┌──

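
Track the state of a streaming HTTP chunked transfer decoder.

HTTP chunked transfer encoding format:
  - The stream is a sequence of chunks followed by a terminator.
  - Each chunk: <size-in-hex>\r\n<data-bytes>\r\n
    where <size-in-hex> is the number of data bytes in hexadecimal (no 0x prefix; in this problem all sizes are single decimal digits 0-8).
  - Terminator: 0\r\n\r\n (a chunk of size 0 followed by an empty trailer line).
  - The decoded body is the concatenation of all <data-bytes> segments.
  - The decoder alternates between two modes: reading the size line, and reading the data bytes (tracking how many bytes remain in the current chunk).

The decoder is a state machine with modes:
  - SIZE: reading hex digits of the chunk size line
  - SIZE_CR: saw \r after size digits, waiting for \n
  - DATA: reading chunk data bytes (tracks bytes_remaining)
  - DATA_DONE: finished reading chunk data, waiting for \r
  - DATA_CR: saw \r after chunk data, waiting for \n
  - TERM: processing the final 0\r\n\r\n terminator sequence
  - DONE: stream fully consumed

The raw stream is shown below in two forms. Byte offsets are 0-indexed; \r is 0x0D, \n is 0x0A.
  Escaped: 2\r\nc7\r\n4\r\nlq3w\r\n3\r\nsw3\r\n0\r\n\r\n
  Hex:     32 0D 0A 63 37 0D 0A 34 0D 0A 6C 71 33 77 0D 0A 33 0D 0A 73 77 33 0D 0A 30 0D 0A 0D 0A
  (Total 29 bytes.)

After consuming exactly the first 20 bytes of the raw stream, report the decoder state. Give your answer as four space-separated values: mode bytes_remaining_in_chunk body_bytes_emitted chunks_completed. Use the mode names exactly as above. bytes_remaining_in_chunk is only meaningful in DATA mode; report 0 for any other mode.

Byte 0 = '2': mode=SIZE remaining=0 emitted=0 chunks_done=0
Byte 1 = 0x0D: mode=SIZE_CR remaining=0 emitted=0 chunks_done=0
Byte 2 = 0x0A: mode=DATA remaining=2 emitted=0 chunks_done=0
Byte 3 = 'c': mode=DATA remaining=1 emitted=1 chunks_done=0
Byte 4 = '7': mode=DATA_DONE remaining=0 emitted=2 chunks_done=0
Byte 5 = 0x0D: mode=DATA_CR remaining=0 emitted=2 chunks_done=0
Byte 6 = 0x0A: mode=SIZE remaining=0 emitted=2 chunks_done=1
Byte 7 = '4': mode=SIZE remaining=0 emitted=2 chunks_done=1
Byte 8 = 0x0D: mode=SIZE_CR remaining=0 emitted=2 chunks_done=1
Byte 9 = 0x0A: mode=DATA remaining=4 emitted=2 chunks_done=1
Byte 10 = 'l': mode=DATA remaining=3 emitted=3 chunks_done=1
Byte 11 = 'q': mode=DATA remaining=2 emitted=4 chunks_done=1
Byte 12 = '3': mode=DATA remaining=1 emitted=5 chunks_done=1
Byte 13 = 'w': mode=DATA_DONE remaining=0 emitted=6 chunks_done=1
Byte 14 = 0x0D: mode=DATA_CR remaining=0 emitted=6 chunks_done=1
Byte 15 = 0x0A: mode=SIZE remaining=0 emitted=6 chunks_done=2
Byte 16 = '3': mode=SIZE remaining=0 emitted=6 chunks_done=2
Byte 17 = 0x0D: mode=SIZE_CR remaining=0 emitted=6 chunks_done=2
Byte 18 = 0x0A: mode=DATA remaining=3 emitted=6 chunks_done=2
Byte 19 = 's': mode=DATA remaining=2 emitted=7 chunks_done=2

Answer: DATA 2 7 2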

└──

**Task description:**
Copy out each line of the material and keep every word unchanged.

**Answer for this exercise:**
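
Track the state of a streaming HTTP chunked transfer decoder.

HTTP chunked transfer encoding format:
  - The stream is a sequence of chunks followed by a terminator.
  - Each chunk: <size-in-hex>\r\n<data-bytes>\r\n
    where <size-in-hex> is the number of data bytes in hexadecimal (no 0x prefix; in this problem all sizes are single decimal digits 0-8).
  - Terminator: 0\r\n\r\n (a chunk of size 0 followed by an empty trailer line).
  - The decoded body is the concatenation of all <data-bytes> segments.
  - The decoder alternates between two modes: reading the size line, and reading the data bytes (tracking how many bytes remain in the current chunk).

The decoder is a state machine with modes:
  - SIZE: reading hex digits of the chunk size line
  - SIZE_CR: saw \r after size digits, waiting for \n
  - DATA: reading chunk data bytes (tracks bytes_remaining)
  - DATA_DONE: finished reading chunk data, waiting for \r
  - DATA_CR: saw \r after chunk data, waiting for \n
  - TERM: processing the final 0\r\n\r\n terminator sequence
  - DONE: stream fully consumed

The raw stream is shown below in two forms. Byte offsets are 0-indexed; \r is 0x0D, \n is 0x0A.
  Escaped: 2\r\nc7\r\n4\r\nlq3w\r\n3\r\nsw3\r\n0\r\n\r\n
  Hex:     32 0D 0A 63 37 0D 0A 34 0D 0A 6C 71 33 77 0D 0A 33 0D 0A 73 77 33 0D 0A 30 0D 0A 0D 0A
  (Total 29 bytes.)

After consuming exactly the first 20 bytes of the raw stream, report the decoder state. Give your answer as four space-separated values: mode bytes_remaining_in_chunk body_bytes_emitted chunks_completed. Use the mode names exactly as above. bytes_remaining_in_chunk is only meaningful in DATA mode; report 0 for any other mode.

Byte 0 = '2': mode=SIZE remaining=0 emitted=0 chunks_done=0
Byte 1 = 0x0D: mode=SIZE_CR remaining=0 emitted=0 chunks_done=0
Byte 2 = 0x0A: mode=DATA remaining=2 emitted=0 chunks_done=0
Byte 3 = 'c': mode=DATA remaining=1 emitted=1 chunks_done=0
Byte 4 = '7': mode=DATA_DONE remaining=0 emitted=2 chunks_done=0
Byte 5 = 0x0D: mode=DATA_CR remaining=0 emitted=2 chunks_done=0
Byte 6 = 0x0A: mode=SIZE remaining=0 emitted=2 chunks_done=1
Byte 7 = '4': mode=SIZE remaining=0 emitted=2 chunks_done=1
Byte 8 = 0x0D: mode=SIZE_CR remaining=0 emitted=2 chunks_done=1
Byte 9 = 0x0A: mode=DATA remaining=4 emitted=2 chunks_done=1
Byte 10 = 'l': mode=DATA remaining=3 emitted=3 chunks_done=1
Byte 11 = 'q': mode=DATA remaining=2 emitted=4 chunks_done=1
Byte 12 = '3': mode=DATA remaining=1 emitted=5 chunks_done=1
Byte 13 = 'w': mode=DATA_DONE remaining=0 emitted=6 chunks_done=1
Byte 14 = 0x0D: mode=DATA_CR remaining=0 emitted=6 chunks_done=1
Byte 15 = 0x0A: mode=SIZE remaining=0 emitted=6 chunks_done=2
Byte 16 = '3': mode=SIZE remaining=0 emitted=6 chunks_done=2
Byte 17 = 0x0D: mode=SIZE_CR remaining=0 emitted=6 chunks_done=2
Byte 18 = 0x0A: mode=DATA remaining=3 emitted=6 chunks_done=2
Byte 19 = 's': mode=DATA remaining=2 emitted=7 chunks_done=2

Answer: DATA 2 7 2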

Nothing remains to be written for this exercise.